> Exercise details
Please transcribe every entry below exactly as written.
** Opening Exercise inputs block **
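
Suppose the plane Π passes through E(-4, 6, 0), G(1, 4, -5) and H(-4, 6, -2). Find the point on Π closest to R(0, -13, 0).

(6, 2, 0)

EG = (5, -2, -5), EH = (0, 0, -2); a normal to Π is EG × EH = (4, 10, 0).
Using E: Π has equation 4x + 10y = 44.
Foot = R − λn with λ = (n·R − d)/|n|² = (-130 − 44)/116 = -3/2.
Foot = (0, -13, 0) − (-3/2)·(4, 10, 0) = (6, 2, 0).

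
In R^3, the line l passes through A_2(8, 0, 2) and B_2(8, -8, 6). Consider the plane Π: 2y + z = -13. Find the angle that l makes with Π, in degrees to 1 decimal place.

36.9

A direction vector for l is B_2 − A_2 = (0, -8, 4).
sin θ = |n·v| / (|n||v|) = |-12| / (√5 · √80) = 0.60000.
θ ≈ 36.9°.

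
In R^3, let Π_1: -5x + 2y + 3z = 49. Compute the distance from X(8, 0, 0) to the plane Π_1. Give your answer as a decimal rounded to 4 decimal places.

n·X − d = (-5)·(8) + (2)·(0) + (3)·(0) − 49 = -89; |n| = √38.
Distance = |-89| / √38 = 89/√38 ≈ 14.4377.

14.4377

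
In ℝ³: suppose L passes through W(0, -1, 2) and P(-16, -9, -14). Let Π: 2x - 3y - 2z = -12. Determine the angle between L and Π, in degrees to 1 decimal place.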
** Closing Exercise inputs block **
> Task solution
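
Suppose the plane Π passes through E(-4, 6, 0), G(1, 4, -5) and H(-4, 6, -2). Find the point on Π closest to R(0, -13, 0).

(6, 2, 0)

EG = (5, -2, -5), EH = (0, 0, -2); a normal to Π is EG × EH = (4, 10, 0).
Using E: Π has equation 4x + 10y = 44.
Foot = R − λn with λ = (n·R − d)/|n|² = (-130 − 44)/116 = -3/2.
Foot = (0, -13, 0) − (-3/2)·(4, 10, 0) = (6, 2, 0).

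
In R^3, the line l passes through A_2(8, 0, 2) and B_2(8, -8, 6). Consider the plane Π: 2y + z = -13. Find the angle that l makes with Π, in degrees to 1 decimal place.

36.9

A direction vector for l is B_2 − A_2 = (0, -8, 4).
sin θ = |n·v| / (|n||v|) = |-12| / (√5 · √80) = 0.60000.
θ ≈ 36.9°.

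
In R^3, let Π_1: -5x + 2y + 3z = 49. Compute the distance from X(8, 0, 0) to the plane Π_1. Give your answer as a decimal rounded to 4 decimal places.

n·X − d = (-5)·(8) + (2)·(0) + (3)·(0) − 49 = -89; |n| = √38.
Distance = |-89| / √38 = 89/√38 ≈ 14.4377.

14.4377

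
In ℝ³: suppose L passes through W(0, -1, 2) and P(-16, -9, -14). Let Π: 2x - 3y - 2z = -12. Determine the angle between L and Π, in degrees to 1 decimal place.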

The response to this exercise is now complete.